Each line of the records below that contains "first" needs to be copied.

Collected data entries
----
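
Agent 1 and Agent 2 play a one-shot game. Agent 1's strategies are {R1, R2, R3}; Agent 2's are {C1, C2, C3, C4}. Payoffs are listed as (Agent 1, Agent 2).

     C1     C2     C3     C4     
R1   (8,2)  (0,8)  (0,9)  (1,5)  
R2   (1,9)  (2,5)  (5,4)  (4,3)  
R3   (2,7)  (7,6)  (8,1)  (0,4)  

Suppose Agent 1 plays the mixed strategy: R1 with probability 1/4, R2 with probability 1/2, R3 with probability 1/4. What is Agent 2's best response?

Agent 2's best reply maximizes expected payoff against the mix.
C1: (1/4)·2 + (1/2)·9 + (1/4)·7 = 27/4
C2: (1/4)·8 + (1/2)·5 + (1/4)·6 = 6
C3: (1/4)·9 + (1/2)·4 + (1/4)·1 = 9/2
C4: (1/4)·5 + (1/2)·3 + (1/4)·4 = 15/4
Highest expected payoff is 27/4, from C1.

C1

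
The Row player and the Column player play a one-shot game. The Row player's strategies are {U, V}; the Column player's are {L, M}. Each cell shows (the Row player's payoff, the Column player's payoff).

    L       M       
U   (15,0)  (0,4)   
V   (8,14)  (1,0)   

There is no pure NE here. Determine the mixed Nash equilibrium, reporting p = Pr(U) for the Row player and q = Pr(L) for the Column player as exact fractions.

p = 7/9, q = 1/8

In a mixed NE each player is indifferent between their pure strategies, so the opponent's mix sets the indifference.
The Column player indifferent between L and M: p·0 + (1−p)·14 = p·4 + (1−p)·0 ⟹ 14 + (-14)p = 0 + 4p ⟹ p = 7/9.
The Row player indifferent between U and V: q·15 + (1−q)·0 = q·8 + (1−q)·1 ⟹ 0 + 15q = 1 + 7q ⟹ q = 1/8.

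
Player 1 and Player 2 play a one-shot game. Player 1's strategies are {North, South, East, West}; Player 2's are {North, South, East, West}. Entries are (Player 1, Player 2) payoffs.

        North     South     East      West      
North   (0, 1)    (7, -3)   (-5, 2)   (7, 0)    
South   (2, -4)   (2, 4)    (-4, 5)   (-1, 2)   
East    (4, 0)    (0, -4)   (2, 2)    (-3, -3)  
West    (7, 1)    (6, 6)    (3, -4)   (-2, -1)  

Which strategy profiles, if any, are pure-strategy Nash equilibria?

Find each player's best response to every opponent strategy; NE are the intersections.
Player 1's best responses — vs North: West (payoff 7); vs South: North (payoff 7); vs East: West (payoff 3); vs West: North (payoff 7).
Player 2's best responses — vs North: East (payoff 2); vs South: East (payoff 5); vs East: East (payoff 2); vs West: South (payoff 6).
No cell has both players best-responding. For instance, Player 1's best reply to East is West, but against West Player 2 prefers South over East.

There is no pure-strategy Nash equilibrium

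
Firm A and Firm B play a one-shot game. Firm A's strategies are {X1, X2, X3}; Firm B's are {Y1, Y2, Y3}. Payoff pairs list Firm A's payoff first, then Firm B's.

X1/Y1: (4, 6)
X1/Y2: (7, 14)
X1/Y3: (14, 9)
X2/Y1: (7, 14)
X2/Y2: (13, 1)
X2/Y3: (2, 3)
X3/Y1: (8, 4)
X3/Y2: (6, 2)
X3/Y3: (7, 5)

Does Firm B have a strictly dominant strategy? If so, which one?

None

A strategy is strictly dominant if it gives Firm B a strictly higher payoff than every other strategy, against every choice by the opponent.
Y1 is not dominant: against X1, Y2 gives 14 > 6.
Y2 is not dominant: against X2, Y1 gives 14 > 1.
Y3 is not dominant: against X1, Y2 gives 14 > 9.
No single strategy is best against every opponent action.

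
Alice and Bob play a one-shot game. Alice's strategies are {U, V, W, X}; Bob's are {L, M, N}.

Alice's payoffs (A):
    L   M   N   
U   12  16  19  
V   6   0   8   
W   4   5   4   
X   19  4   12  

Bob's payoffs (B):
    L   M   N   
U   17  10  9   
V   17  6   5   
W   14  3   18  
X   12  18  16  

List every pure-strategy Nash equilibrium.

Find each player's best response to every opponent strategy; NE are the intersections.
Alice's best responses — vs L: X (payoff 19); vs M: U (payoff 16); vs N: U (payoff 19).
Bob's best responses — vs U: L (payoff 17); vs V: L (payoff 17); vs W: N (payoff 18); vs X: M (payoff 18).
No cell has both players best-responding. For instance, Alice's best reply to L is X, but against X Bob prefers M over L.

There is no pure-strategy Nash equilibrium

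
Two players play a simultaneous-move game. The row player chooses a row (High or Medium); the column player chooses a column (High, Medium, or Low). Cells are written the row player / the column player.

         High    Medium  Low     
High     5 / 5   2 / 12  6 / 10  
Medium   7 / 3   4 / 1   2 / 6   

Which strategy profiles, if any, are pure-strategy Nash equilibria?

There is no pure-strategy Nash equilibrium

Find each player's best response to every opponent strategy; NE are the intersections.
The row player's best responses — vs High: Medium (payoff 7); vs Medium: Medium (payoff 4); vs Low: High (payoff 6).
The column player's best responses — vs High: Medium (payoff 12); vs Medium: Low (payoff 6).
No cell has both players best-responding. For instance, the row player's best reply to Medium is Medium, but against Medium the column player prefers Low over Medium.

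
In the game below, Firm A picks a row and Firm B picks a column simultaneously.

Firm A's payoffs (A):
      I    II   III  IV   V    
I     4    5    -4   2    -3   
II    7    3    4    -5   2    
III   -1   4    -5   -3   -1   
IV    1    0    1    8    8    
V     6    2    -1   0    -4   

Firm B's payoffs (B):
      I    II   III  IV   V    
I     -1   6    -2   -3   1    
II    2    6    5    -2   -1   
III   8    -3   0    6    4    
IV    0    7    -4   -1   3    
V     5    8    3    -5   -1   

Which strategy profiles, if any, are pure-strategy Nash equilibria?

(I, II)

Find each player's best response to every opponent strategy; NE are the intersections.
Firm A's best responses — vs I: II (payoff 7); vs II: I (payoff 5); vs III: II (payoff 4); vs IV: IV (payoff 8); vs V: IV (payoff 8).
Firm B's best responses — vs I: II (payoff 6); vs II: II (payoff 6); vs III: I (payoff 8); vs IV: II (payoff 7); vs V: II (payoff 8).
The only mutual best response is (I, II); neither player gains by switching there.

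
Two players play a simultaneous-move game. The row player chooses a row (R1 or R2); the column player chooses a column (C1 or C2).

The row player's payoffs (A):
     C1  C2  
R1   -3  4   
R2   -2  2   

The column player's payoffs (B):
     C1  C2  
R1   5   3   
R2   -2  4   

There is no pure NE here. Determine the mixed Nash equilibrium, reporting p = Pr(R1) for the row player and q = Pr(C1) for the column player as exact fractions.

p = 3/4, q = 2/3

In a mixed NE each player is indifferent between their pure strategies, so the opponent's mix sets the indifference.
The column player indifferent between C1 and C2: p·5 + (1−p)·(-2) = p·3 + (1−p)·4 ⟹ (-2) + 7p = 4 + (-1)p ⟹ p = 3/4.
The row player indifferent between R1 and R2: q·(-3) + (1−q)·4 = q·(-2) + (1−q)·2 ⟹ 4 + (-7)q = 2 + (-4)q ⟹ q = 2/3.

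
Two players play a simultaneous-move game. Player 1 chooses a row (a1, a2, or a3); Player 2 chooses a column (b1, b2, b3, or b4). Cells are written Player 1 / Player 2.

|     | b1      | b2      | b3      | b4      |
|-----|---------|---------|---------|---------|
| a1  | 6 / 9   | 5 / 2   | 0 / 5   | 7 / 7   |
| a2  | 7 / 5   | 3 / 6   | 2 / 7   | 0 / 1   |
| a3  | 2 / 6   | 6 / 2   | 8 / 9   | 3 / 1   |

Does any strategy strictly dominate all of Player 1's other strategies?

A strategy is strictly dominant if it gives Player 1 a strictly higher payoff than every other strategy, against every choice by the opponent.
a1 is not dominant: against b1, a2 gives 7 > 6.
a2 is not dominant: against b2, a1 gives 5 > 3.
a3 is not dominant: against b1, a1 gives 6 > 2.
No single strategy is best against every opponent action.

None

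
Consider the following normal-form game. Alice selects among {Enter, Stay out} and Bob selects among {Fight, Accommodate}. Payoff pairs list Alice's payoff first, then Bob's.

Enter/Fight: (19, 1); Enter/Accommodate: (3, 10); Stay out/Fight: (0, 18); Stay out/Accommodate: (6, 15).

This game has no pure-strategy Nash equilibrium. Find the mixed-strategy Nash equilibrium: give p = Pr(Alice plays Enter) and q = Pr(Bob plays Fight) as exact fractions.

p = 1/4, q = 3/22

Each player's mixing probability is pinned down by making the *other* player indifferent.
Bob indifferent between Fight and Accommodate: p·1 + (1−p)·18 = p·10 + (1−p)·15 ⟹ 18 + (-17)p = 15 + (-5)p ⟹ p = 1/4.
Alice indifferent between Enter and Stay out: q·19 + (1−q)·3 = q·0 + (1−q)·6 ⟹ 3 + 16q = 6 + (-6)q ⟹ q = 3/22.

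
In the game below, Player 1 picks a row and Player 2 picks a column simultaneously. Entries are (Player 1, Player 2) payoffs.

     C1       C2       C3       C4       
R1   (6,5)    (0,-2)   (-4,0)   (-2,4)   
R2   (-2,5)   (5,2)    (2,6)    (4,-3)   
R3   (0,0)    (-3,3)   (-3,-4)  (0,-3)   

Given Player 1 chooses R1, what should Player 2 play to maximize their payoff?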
----
> Response area:
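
Firm A and Firm B play a one-shot game. Firm A's strategies are {X1, X2, X3}; Firm B's are {Y1, Y2, Y3}. Payoff pairs list Firm A's payoff first, then Firm B's.
Consider the following normal-form game. Alice selects among {Enter, Stay out} and Bob selects among {Fight, Accommodate}. Payoff pairs list Alice's payoff first, then Bob's.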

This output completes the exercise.